Produce word for word the lines of the data below running from the one that has "What is the resulting ciphertext enc?" to the one that has "key = 0xc4ea32248098fe677b9e", inclusive, and no others.

--*--

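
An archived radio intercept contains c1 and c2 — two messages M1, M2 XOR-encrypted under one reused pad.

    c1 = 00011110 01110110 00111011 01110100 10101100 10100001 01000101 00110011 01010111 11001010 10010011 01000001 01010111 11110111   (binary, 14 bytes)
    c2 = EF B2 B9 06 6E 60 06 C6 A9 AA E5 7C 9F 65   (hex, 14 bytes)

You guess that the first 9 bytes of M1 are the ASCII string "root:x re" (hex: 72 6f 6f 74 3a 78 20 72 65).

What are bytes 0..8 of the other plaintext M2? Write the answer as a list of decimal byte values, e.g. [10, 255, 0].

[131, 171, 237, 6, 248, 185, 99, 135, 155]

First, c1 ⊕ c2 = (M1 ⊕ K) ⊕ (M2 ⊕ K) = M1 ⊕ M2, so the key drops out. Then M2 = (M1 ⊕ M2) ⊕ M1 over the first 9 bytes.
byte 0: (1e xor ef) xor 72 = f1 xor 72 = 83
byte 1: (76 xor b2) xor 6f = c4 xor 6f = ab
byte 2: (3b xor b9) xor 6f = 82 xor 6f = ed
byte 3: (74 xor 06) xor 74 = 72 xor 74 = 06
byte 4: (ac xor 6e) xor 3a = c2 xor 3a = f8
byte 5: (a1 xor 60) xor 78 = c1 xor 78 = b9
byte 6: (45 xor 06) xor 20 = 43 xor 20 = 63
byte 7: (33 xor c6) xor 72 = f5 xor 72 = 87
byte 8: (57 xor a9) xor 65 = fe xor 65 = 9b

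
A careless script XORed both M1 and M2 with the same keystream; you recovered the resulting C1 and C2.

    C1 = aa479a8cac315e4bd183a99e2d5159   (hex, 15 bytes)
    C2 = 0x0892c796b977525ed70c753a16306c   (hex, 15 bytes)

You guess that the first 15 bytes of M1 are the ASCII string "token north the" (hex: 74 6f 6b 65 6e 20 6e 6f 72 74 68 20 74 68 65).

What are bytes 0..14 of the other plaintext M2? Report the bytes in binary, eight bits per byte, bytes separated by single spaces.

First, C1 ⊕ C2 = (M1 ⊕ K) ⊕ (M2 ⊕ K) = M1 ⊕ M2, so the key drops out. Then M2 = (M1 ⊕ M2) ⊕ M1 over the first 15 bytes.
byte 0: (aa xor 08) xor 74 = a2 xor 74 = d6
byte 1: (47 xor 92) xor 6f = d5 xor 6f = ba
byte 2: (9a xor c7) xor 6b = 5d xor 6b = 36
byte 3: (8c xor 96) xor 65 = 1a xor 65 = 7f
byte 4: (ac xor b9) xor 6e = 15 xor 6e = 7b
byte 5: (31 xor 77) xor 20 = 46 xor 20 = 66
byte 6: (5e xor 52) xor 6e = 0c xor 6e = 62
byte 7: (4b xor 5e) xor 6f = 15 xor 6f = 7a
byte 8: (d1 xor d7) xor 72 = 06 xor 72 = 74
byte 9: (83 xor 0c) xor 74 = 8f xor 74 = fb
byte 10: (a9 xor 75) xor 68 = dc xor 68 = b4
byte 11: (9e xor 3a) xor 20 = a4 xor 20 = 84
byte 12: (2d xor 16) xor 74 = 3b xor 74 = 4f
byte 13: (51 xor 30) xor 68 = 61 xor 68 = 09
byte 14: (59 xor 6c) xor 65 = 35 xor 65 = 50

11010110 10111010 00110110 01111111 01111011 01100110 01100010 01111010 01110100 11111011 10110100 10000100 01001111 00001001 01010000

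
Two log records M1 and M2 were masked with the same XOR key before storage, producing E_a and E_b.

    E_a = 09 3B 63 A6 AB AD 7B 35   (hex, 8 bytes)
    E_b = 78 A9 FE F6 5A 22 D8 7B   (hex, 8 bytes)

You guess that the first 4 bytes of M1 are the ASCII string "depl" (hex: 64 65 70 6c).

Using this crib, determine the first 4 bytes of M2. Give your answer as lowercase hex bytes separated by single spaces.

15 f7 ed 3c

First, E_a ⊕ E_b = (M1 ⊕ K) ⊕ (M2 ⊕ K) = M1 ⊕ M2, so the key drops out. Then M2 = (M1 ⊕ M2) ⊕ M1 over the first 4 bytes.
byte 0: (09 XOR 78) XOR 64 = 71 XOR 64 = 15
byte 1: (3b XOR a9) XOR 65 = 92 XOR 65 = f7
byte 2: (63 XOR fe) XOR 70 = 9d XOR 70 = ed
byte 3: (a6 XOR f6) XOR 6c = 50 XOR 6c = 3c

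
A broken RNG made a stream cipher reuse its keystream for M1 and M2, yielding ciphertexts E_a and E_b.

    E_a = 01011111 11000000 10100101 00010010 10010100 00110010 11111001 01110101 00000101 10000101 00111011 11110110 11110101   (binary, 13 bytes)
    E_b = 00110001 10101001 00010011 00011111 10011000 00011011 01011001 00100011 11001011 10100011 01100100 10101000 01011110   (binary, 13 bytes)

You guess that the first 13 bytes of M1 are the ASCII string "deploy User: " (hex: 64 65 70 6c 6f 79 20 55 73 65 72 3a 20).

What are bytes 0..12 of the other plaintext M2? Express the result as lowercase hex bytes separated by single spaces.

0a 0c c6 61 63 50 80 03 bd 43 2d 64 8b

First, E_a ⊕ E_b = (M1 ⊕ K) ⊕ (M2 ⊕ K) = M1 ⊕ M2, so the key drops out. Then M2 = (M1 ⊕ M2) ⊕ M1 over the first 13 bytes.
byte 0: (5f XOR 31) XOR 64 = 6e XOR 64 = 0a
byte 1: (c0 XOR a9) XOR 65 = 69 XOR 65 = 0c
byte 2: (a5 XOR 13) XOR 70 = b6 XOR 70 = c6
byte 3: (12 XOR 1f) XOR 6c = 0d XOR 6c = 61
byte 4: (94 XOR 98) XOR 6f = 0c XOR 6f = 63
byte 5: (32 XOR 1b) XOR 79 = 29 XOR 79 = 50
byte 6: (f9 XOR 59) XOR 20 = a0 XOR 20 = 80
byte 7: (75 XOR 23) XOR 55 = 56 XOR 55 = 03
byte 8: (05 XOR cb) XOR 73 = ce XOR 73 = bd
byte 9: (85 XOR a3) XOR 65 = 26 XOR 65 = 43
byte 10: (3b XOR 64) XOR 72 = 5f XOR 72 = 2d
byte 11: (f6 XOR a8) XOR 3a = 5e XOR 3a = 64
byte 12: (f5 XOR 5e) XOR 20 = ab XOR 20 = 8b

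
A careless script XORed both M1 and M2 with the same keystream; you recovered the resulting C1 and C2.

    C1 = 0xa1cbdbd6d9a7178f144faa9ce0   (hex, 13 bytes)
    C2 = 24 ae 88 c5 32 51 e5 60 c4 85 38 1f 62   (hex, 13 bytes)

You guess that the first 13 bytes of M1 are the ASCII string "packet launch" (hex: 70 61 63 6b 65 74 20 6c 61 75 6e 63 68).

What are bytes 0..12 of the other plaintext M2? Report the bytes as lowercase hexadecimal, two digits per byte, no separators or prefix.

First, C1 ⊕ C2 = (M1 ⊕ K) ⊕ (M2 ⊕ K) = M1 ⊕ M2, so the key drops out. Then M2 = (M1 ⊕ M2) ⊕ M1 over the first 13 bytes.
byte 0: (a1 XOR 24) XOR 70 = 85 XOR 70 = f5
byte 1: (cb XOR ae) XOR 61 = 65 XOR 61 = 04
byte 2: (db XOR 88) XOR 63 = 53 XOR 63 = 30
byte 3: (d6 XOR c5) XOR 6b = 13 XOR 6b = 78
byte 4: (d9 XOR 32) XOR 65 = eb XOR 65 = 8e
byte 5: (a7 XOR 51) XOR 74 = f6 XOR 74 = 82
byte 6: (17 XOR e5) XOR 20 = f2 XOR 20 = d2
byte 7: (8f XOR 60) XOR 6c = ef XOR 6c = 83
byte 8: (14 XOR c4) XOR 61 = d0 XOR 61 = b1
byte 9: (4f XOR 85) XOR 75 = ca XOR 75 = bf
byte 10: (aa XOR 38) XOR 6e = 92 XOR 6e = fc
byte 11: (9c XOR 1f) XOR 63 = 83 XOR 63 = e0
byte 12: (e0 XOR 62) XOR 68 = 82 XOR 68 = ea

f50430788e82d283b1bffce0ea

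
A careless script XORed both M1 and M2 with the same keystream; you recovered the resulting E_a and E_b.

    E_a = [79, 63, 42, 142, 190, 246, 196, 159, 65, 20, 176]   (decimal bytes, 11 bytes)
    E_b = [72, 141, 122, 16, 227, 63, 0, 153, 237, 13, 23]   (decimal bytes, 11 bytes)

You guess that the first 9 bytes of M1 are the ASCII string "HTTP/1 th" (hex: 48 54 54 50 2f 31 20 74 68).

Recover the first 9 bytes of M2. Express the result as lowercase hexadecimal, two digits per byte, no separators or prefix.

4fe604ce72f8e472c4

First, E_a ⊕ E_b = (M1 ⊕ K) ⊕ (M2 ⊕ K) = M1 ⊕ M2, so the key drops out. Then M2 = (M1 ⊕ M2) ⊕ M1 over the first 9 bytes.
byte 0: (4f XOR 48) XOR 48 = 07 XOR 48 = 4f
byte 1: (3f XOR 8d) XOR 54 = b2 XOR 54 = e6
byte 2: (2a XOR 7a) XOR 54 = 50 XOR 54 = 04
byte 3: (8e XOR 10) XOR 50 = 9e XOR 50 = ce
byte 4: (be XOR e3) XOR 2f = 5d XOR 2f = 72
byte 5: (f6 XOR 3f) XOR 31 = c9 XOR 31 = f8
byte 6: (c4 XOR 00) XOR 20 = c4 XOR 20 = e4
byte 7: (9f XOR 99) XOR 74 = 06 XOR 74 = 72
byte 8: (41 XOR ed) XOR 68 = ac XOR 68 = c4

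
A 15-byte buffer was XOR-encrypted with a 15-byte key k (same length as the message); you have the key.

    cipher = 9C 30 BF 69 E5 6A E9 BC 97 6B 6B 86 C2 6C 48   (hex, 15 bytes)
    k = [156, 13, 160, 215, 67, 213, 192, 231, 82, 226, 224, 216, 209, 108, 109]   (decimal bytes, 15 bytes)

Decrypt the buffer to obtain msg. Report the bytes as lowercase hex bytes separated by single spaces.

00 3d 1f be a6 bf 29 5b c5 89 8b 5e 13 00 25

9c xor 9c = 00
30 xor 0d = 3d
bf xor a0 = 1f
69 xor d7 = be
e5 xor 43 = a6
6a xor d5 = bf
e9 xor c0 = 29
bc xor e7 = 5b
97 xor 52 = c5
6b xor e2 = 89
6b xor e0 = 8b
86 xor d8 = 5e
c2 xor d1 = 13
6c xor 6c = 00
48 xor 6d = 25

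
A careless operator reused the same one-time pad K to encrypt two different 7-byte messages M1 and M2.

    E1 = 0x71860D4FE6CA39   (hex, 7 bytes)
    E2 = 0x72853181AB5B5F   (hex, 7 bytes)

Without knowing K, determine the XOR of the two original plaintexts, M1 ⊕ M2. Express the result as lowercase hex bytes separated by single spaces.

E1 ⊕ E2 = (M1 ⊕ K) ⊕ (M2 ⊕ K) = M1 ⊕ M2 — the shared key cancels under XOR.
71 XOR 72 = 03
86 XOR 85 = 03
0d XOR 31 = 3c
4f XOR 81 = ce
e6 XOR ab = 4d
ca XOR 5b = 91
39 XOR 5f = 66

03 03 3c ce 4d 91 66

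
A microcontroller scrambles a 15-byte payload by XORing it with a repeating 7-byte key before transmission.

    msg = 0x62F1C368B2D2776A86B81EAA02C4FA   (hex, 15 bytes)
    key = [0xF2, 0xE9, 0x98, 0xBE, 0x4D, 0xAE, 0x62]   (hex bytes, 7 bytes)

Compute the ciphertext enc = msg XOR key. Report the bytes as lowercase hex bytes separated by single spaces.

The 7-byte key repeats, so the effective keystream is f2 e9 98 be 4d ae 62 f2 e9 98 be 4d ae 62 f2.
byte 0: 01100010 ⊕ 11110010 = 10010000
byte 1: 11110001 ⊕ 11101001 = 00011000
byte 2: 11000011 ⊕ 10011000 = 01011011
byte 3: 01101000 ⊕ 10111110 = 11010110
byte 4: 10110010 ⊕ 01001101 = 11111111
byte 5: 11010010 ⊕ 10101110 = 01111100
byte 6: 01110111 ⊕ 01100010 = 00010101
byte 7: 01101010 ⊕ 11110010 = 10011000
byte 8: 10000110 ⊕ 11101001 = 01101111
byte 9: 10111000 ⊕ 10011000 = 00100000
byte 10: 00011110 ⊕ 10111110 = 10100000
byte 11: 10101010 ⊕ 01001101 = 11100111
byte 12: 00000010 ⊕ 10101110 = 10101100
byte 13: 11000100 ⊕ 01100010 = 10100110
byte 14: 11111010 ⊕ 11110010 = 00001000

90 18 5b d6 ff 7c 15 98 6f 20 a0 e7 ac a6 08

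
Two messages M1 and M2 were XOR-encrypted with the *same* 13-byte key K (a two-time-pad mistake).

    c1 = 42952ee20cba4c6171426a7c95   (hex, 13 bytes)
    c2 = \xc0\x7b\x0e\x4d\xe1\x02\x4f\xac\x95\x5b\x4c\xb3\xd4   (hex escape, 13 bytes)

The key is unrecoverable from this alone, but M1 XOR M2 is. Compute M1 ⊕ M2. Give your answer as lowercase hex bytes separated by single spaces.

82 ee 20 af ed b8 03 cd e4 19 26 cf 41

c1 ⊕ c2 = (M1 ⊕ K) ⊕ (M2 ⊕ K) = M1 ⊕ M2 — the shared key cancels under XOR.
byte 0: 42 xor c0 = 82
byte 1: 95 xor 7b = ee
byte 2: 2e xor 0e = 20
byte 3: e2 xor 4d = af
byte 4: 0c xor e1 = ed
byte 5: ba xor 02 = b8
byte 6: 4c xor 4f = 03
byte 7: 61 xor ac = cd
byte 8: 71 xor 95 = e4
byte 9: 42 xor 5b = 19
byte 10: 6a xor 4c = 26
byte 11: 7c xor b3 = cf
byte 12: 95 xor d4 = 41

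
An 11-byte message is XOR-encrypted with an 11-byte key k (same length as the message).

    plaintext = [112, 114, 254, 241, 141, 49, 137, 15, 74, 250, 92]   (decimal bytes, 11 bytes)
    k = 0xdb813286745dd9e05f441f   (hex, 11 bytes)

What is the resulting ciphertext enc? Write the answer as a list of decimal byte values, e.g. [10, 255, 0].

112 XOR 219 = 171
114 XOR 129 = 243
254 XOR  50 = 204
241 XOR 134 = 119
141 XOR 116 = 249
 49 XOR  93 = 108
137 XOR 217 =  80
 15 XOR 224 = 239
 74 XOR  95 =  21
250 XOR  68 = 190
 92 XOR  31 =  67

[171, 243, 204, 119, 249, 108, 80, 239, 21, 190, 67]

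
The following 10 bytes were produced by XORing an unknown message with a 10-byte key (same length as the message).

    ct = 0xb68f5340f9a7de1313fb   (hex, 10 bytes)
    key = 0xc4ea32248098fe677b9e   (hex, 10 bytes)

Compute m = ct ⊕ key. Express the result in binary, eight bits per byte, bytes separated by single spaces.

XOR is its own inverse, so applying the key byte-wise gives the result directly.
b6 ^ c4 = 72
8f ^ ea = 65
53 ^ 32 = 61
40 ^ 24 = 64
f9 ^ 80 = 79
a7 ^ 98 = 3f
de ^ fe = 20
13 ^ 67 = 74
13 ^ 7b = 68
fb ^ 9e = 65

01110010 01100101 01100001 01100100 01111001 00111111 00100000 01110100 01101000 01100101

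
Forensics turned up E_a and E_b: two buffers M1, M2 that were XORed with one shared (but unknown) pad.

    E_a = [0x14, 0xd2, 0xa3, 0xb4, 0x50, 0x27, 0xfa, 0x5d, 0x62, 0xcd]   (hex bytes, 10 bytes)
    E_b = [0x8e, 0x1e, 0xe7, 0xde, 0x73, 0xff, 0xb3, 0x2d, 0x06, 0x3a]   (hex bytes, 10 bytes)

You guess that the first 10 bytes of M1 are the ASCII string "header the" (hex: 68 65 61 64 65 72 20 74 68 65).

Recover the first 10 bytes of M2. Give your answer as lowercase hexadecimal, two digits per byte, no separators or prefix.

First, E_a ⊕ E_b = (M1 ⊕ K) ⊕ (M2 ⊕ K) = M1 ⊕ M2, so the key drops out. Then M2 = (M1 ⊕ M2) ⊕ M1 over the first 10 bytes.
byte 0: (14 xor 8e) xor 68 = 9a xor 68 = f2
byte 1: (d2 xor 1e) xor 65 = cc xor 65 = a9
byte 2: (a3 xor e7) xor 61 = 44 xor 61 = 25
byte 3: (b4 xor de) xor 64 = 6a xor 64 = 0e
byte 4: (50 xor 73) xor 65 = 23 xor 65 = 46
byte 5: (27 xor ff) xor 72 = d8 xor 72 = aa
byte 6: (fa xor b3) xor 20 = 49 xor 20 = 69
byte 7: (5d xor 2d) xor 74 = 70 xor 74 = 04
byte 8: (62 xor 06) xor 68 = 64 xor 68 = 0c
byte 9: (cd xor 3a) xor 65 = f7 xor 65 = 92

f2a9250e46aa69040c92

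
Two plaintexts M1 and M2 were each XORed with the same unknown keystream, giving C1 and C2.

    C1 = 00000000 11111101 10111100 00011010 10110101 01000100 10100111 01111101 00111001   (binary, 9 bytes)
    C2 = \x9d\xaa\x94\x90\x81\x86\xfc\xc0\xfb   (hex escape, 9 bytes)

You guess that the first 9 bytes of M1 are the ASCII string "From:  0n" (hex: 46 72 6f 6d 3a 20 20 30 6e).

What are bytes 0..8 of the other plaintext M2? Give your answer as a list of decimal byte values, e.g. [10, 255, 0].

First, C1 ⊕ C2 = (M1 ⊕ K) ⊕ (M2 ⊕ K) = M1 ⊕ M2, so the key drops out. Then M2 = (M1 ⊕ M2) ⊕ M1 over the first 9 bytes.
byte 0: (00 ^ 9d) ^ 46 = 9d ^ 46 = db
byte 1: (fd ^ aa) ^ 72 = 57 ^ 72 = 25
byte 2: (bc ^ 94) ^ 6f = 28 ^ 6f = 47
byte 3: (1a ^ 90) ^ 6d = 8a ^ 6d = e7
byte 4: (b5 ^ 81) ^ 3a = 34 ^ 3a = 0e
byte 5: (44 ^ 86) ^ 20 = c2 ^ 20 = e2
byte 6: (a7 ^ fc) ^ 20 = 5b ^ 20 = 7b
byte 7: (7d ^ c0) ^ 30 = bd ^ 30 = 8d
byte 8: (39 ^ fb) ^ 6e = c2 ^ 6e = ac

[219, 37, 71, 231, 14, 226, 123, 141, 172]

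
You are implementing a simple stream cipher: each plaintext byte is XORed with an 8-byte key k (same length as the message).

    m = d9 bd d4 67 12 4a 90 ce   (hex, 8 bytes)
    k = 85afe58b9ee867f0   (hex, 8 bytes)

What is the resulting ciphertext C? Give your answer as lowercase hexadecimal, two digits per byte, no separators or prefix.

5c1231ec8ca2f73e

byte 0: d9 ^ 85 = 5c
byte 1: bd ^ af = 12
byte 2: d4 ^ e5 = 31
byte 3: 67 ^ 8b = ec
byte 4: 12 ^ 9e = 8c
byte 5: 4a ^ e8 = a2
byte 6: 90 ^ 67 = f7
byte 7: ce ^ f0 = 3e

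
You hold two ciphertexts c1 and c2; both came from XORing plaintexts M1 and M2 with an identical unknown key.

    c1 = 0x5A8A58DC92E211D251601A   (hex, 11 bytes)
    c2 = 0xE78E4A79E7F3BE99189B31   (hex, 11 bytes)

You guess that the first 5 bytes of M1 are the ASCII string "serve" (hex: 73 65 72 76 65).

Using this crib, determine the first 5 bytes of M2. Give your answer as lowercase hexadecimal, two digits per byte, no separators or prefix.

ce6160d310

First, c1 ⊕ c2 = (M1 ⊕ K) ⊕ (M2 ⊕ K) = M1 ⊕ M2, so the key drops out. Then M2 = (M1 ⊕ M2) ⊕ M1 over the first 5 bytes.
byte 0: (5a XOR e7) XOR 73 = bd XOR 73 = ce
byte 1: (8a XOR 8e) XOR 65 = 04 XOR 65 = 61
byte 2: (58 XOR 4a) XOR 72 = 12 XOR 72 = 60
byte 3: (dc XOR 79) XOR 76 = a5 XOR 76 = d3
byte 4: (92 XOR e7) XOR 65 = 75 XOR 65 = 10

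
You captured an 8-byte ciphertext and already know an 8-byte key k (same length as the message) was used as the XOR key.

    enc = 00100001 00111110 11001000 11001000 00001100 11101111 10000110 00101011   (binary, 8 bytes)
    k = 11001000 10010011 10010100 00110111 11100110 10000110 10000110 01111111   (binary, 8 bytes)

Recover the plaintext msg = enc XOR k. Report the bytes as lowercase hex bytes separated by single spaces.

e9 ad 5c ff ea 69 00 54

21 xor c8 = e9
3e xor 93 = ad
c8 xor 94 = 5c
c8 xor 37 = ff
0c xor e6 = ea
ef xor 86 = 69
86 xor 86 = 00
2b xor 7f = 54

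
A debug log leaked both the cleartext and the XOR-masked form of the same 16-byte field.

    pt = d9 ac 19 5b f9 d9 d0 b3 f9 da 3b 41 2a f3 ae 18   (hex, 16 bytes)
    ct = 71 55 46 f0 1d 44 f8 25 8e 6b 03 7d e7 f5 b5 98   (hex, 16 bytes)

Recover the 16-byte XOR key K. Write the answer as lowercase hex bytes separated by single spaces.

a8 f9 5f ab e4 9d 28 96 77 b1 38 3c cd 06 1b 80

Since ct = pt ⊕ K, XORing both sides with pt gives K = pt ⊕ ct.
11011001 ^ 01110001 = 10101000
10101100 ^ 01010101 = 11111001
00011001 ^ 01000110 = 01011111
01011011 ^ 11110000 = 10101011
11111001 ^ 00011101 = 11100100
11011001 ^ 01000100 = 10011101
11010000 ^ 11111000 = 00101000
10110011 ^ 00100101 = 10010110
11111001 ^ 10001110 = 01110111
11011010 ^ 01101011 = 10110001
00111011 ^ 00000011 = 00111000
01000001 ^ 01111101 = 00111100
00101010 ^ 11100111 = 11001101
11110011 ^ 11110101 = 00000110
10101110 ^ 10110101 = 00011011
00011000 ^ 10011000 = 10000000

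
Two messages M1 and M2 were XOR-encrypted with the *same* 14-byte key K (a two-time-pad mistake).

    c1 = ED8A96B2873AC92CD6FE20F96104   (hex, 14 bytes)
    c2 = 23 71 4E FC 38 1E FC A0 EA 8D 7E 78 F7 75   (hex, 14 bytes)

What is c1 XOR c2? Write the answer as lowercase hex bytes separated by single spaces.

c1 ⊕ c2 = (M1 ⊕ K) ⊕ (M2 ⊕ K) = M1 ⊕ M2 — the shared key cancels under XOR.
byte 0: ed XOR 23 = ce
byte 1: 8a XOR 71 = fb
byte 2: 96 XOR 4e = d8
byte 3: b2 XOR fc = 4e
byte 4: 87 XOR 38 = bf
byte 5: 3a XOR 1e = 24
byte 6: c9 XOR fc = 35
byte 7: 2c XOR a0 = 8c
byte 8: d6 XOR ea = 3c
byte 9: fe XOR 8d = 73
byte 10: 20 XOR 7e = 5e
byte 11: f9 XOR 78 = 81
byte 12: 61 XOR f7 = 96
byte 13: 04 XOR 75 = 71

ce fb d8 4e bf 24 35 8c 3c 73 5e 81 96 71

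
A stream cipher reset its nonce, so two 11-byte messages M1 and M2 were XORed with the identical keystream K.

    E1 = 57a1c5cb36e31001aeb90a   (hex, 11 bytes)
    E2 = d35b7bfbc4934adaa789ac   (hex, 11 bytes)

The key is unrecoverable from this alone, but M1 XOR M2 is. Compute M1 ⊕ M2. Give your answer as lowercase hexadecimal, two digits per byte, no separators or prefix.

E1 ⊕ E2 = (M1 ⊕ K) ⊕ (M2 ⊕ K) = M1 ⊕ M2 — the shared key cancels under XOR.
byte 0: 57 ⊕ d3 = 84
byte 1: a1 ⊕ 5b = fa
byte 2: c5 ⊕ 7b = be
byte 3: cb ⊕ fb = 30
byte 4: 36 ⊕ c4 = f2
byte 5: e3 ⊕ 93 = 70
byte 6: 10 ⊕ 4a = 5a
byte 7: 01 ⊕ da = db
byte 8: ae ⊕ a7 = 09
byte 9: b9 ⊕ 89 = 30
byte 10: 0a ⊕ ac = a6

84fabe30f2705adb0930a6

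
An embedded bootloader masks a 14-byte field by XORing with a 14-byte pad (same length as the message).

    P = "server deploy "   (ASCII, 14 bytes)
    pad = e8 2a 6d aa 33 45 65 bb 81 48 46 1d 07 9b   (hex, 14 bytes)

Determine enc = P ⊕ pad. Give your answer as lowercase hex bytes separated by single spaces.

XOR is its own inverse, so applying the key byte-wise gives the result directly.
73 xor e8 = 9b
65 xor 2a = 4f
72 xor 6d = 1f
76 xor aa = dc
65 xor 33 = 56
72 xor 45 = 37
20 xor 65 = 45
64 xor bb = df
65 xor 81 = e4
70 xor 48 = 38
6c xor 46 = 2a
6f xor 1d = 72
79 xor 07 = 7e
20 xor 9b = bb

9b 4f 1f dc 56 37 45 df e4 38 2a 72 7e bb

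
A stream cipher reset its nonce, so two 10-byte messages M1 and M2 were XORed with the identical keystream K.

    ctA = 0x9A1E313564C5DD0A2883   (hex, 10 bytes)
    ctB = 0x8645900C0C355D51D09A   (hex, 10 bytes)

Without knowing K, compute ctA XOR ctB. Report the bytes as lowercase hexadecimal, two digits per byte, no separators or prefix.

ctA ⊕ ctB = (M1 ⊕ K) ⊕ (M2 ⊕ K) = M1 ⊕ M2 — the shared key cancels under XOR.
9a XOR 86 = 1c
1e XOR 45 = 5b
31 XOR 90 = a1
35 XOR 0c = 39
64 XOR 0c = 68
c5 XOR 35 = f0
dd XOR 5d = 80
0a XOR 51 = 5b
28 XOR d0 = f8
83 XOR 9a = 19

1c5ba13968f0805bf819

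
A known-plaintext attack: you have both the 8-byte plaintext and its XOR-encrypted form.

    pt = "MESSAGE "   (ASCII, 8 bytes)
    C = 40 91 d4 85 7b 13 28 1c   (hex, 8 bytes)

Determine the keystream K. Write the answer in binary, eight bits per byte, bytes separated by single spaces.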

--*--

Response to the task:
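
What is the resulting ciphertext enc? Write the answer as a list of decimal byte values, e.g. [10, 255, 0].

112 XOR 219 = 171
114 XOR 129 = 243
254 XOR  50 = 204
241 XOR 134 = 119
141 XOR 116 = 249
 49 XOR  93 = 108
137 XOR 217 =  80
 15 XOR 224 = 239
 74 XOR  95 =  21
250 XOR  68 = 190
 92 XOR  31 =  67

[171, 243, 204, 119, 249, 108, 80, 239, 21, 190, 67]

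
The following 10 bytes were produced by XORing an unknown message with a 10-byte key (same length as the message).

    ct = 0xb68f5340f9a7de1313fb   (hex, 10 bytes)
    key = 0xc4ea32248098fe677b9e   (hex, 10 bytes)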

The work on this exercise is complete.